## Task requirements
Every single entry must be restated word for word.
Records START
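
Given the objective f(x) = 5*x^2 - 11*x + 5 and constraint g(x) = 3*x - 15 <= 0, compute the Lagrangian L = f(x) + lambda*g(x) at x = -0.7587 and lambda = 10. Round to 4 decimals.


Step 1: Evaluate f(x).
f(-0.7587) = 5*(-0.7587)^2 - 11*(-0.7587) + 5 = 16.2238
Step 2: Evaluate g(x).
g(-0.7587) = 3*-0.7587 - 15 = -17.2761
Step 3: Compute Lagrangian.
L = 16.2238 + 10*-17.2761 = -156.5372


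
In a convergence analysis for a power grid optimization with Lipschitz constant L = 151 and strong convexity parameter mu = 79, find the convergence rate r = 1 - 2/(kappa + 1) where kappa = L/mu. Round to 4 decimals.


Step 1: Compute the condition number.
kappa = L/mu = 151/79 = 1.9114
Step 2: Compute the convergence rate.
r = 1 - 2/(kappa + 1) = 1 - 2*mu/(L + mu) = (L - mu)/(L + mu) = 72/230 = 0.313


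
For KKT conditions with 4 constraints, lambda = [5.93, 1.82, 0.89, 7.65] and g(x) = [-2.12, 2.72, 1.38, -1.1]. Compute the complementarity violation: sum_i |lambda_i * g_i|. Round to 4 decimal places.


KKT complementary slackness check:
lambda_1 * g_1 = 5.93 * -2.12 = -12.5716
lambda_2 * g_2 = 1.82 * 2.72 = 4.9504
lambda_3 * g_3 = 0.89 * 1.38 = 1.2282
lambda_4 * g_4 = 7.65 * -1.1 = -8.415
Total violation = 12.5716 + 4.9504 + 1.2282 + 8.415 = 27.1652


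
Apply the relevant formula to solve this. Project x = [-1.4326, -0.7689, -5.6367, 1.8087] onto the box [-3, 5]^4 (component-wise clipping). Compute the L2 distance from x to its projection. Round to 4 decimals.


Project each component onto [-3, 5].
clip(-1.4326) = -1.4326, clip(-0.7689) = -0.7689, clip(-5.6367) = -3.0, clip(1.8087) = 1.8087
Projection = [-1.4326, -0.7689, -3.0, 1.8087]
Squared diffs: [0.0, 0.0, 6.9522, 0.0]
Distance = sqrt(6.9522) = 2.6367


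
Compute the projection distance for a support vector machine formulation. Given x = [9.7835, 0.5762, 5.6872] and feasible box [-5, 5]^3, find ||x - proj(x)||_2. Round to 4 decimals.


Project each component onto [-5, 5].
clip(9.7835) = 5.0, clip(0.5762) = 0.5762, clip(5.6872) = 5.0
Projection = [5.0, 0.5762, 5.0]
Squared diffs: [22.8819, 0.0, 0.4722]
Distance = sqrt(23.3541) = 4.8326


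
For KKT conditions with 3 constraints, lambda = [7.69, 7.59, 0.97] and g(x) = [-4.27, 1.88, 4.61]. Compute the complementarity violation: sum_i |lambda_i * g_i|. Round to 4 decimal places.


KKT complementary slackness check:
lambda_1 * g_1 = 7.69 * -4.27 = -32.8363
lambda_2 * g_2 = 7.59 * 1.88 = 14.2692
lambda_3 * g_3 = 0.97 * 4.61 = 4.4717
Total violation = 32.8363 + 14.2692 + 4.4717 = 51.5772


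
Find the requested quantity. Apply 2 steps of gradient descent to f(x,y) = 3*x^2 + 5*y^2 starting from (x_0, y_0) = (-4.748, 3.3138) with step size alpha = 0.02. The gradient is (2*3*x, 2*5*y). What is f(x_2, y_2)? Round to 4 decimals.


Gradient descent on f(x,y) = 3*x^2 + 5*y^2.
Starting point: (-4.748, 3.3138), alpha = 0.02
Step 1: grad_x = 2*3*-4.748 = -28.488, grad_y = 2*5*3.3138 = 33.138
  x_1 = -4.748 - 0.02*-28.488 = -4.1782
  y_1 = 3.3138 - 0.02*33.138 = 2.651
Step 2: grad_x = 2*3*-4.1782 = -25.0694, grad_y = 2*5*2.651 = 26.5104
  x_2 = -4.1782 - 0.02*-25.0694 = -3.6769
  y_2 = 2.651 - 0.02*26.5104 = 2.1208
f(-3.6769, 2.1208) = 3*(-3.6769)^2 + 5*2.1208^2 = 63.0473


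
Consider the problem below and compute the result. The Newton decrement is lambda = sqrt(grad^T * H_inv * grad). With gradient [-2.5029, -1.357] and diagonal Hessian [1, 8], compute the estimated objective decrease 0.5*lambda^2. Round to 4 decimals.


Step 1: H is diagonal, so H^(-1) * g = [-2.5029, -0.1696].
Step 2: g^T H^(-1) g = sum_i g_i^2 / H_ii
  = (-2.5029)^2/1 + (-1.357)^2/8
  = 6.2645 + 0.2302 = 6.4947
Step 3: Objective decrease = 0.5 * g^T H^(-1) g = 3.2473


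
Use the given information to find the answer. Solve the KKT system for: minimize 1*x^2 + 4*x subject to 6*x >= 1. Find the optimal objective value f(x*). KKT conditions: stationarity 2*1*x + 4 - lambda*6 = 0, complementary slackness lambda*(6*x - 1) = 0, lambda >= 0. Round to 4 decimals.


Step 1: Try lambda = 0 (constraint inactive).
x_unc = -4/(2*1) = -2.0
Check: 6*-2.0 = -12.0 < 1 -- violated!
Step 2: Constraint must be active: 6*x = 1
x* = 1/6 = 0.1667 (rounded; the exact value 1/6 is used below)
lambda = (2*1*(1/6) + 4)/6 = 0.7222
Step 3: Compute optimal value.
f(x*) = 1*(1/6)^2 + 4*(1/6) = 0.6944


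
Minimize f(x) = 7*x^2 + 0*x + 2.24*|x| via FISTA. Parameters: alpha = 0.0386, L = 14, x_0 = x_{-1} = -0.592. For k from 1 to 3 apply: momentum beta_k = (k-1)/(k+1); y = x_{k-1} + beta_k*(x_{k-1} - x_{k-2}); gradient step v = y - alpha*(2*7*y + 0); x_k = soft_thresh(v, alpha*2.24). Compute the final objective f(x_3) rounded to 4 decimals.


FISTA on f(x) = 7*x^2 + 0*x + 2.24*|x|
L = 14, alpha = 0.0386
Iteration 1: beta = 0.0, y = -0.592 + 0.0*(-0.592 + 0.592) = -0.592
  grad(y) = -8.288, v = y - alpha*grad = -0.2721
  prox(v) = soft_thresh(-0.2721, 0.0865) = -0.1856
Iteration 2: beta = 0.3333, y = -0.1856 + 0.3333*(-0.1856 + 0.592) = -0.0502
  grad(y) = -0.7022, v = y - alpha*grad = -0.0231
  prox(v) = soft_thresh(-0.0231, 0.0865) = 0.0
Iteration 3: beta = 0.5, y = 0.0 + 0.5*(0.0 + 0.1856) = 0.0928
  grad(y) = 1.2993, v = y - alpha*grad = 0.0427
  prox(v) = soft_thresh(0.0427, 0.0865) = 0.0
f(x_3) = 7*0.0^2 + 0*0.0 + 2.24*|0.0| = 0.0


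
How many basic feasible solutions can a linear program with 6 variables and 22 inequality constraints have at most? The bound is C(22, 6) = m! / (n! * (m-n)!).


Each vertex corresponds to some choice of n active constraints out of m, so the number of vertices is at most C(m, n) = m! / (n!(m-n)!).
m = 22, n = 6
Numerator: 22 * 21 * 20 * 19 * 18 * 17
Denominator: 6! = 720
C(22, 6) = 74613


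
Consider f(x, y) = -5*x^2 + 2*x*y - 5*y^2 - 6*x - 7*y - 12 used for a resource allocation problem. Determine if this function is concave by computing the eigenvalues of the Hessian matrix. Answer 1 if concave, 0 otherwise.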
Records END
## Completed task
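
Given the objective f(x) = 5*x^2 - 11*x + 5 and constraint g(x) = 3*x - 15 <= 0, compute the Lagrangian L = f(x) + lambda*g(x) at x = -0.7587 and lambda = 10. Round to 4 decimals.


Step 1: Evaluate f(x).
f(-0.7587) = 5*(-0.7587)^2 - 11*(-0.7587) + 5 = 16.2238
Step 2: Evaluate g(x).
g(-0.7587) = 3*-0.7587 - 15 = -17.2761
Step 3: Compute Lagrangian.
L = 16.2238 + 10*-17.2761 = -156.5372


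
In a convergence analysis for a power grid optimization with Lipschitz constant L = 151 and strong convexity parameter mu = 79, find the convergence rate r = 1 - 2/(kappa + 1) where kappa = L/mu. Round to 4 decimals.


Step 1: Compute the condition number.
kappa = L/mu = 151/79 = 1.9114
Step 2: Compute the convergence rate.
r = 1 - 2/(kappa + 1) = 1 - 2*mu/(L + mu) = (L - mu)/(L + mu) = 72/230 = 0.313


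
For KKT conditions with 4 constraints, lambda = [5.93, 1.82, 0.89, 7.65] and g(x) = [-2.12, 2.72, 1.38, -1.1]. Compute the complementarity violation: sum_i |lambda_i * g_i|. Round to 4 decimal places.


KKT complementary slackness check:
lambda_1 * g_1 = 5.93 * -2.12 = -12.5716
lambda_2 * g_2 = 1.82 * 2.72 = 4.9504
lambda_3 * g_3 = 0.89 * 1.38 = 1.2282
lambda_4 * g_4 = 7.65 * -1.1 = -8.415
Total violation = 12.5716 + 4.9504 + 1.2282 + 8.415 = 27.1652


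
Apply the relevant formula to solve this. Project x = [-1.4326, -0.7689, -5.6367, 1.8087] onto the box [-3, 5]^4 (component-wise clipping). Compute the L2 distance from x to its projection. Round to 4 decimals.


Project each component onto [-3, 5].
clip(-1.4326) = -1.4326, clip(-0.7689) = -0.7689, clip(-5.6367) = -3.0, clip(1.8087) = 1.8087
Projection = [-1.4326, -0.7689, -3.0, 1.8087]
Squared diffs: [0.0, 0.0, 6.9522, 0.0]
Distance = sqrt(6.9522) = 2.6367


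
Compute the projection distance for a support vector machine formulation. Given x = [9.7835, 0.5762, 5.6872] and feasible box [-5, 5]^3, find ||x - proj(x)||_2. Round to 4 decimals.


Project each component onto [-5, 5].
clip(9.7835) = 5.0, clip(0.5762) = 0.5762, clip(5.6872) = 5.0
Projection = [5.0, 0.5762, 5.0]
Squared diffs: [22.8819, 0.0, 0.4722]
Distance = sqrt(23.3541) = 4.8326


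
For KKT conditions with 3 constraints, lambda = [7.69, 7.59, 0.97] and g(x) = [-4.27, 1.88, 4.61]. Compute the complementarity violation: sum_i |lambda_i * g_i|. Round to 4 decimal places.


KKT complementary slackness check:
lambda_1 * g_1 = 7.69 * -4.27 = -32.8363
lambda_2 * g_2 = 7.59 * 1.88 = 14.2692
lambda_3 * g_3 = 0.97 * 4.61 = 4.4717
Total violation = 32.8363 + 14.2692 + 4.4717 = 51.5772


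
Find the requested quantity. Apply 2 steps of gradient descent to f(x,y) = 3*x^2 + 5*y^2 starting from (x_0, y_0) = (-4.748, 3.3138) with step size alpha = 0.02. The gradient is (2*3*x, 2*5*y). What is f(x_2, y_2)? Round to 4 decimals.


Gradient descent on f(x,y) = 3*x^2 + 5*y^2.
Starting point: (-4.748, 3.3138), alpha = 0.02
Step 1: grad_x = 2*3*-4.748 = -28.488, grad_y = 2*5*3.3138 = 33.138
  x_1 = -4.748 - 0.02*-28.488 = -4.1782
  y_1 = 3.3138 - 0.02*33.138 = 2.651
Step 2: grad_x = 2*3*-4.1782 = -25.0694, grad_y = 2*5*2.651 = 26.5104
  x_2 = -4.1782 - 0.02*-25.0694 = -3.6769
  y_2 = 2.651 - 0.02*26.5104 = 2.1208
f(-3.6769, 2.1208) = 3*(-3.6769)^2 + 5*2.1208^2 = 63.0473


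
Consider the problem below and compute the result. The Newton decrement is lambda = sqrt(grad^T * H_inv * grad). With gradient [-2.5029, -1.357] and diagonal Hessian [1, 8], compute the estimated objective decrease 0.5*lambda^2. Round to 4 decimals.


Step 1: H is diagonal, so H^(-1) * g = [-2.5029, -0.1696].
Step 2: g^T H^(-1) g = sum_i g_i^2 / H_ii
  = (-2.5029)^2/1 + (-1.357)^2/8
  = 6.2645 + 0.2302 = 6.4947
Step 3: Objective decrease = 0.5 * g^T H^(-1) g = 3.2473


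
Use the given information to find the answer. Solve the KKT system for: minimize 1*x^2 + 4*x subject to 6*x >= 1. Find the optimal objective value f(x*). KKT conditions: stationarity 2*1*x + 4 - lambda*6 = 0, complementary slackness lambda*(6*x - 1) = 0, lambda >= 0. Round to 4 decimals.


Step 1: Try lambda = 0 (constraint inactive).
x_unc = -4/(2*1) = -2.0
Check: 6*-2.0 = -12.0 < 1 -- violated!
Step 2: Constraint must be active: 6*x = 1
x* = 1/6 = 0.1667 (rounded; the exact value 1/6 is used below)
lambda = (2*1*(1/6) + 4)/6 = 0.7222
Step 3: Compute optimal value.
f(x*) = 1*(1/6)^2 + 4*(1/6) = 0.6944


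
Minimize f(x) = 7*x^2 + 0*x + 2.24*|x| via FISTA. Parameters: alpha = 0.0386, L = 14, x_0 = x_{-1} = -0.592. For k from 1 to 3 apply: momentum beta_k = (k-1)/(k+1); y = x_{k-1} + beta_k*(x_{k-1} - x_{k-2}); gradient step v = y - alpha*(2*7*y + 0); x_k = soft_thresh(v, alpha*2.24). Compute the final objective f(x_3) rounded to 4 decimals.


FISTA on f(x) = 7*x^2 + 0*x + 2.24*|x|
L = 14, alpha = 0.0386
Iteration 1: beta = 0.0, y = -0.592 + 0.0*(-0.592 + 0.592) = -0.592
  grad(y) = -8.288, v = y - alpha*grad = -0.2721
  prox(v) = soft_thresh(-0.2721, 0.0865) = -0.1856
Iteration 2: beta = 0.3333, y = -0.1856 + 0.3333*(-0.1856 + 0.592) = -0.0502
  grad(y) = -0.7022, v = y - alpha*grad = -0.0231
  prox(v) = soft_thresh(-0.0231, 0.0865) = 0.0
Iteration 3: beta = 0.5, y = 0.0 + 0.5*(0.0 + 0.1856) = 0.0928
  grad(y) = 1.2993, v = y - alpha*grad = 0.0427
  prox(v) = soft_thresh(0.0427, 0.0865) = 0.0
f(x_3) = 7*0.0^2 + 0*0.0 + 2.24*|0.0| = 0.0


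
How many basic feasible solutions can a linear program with 6 variables and 22 inequality constraints have at most? The bound is C(22, 6) = m! / (n! * (m-n)!).


Each vertex corresponds to some choice of n active constraints out of m, so the number of vertices is at most C(m, n) = m! / (n!(m-n)!).
m = 22, n = 6
Numerator: 22 * 21 * 20 * 19 * 18 * 17
Denominator: 6! = 720
C(22, 6) = 74613


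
Consider f(x, y) = -5*x^2 + 2*x*y - 5*y^2 - 6*x - 7*y - 12 used for a resource allocation problem. Determine if this function is concave by computing the eigenvalues of the Hessian matrix. Answer 1 if concave, 0 otherwise.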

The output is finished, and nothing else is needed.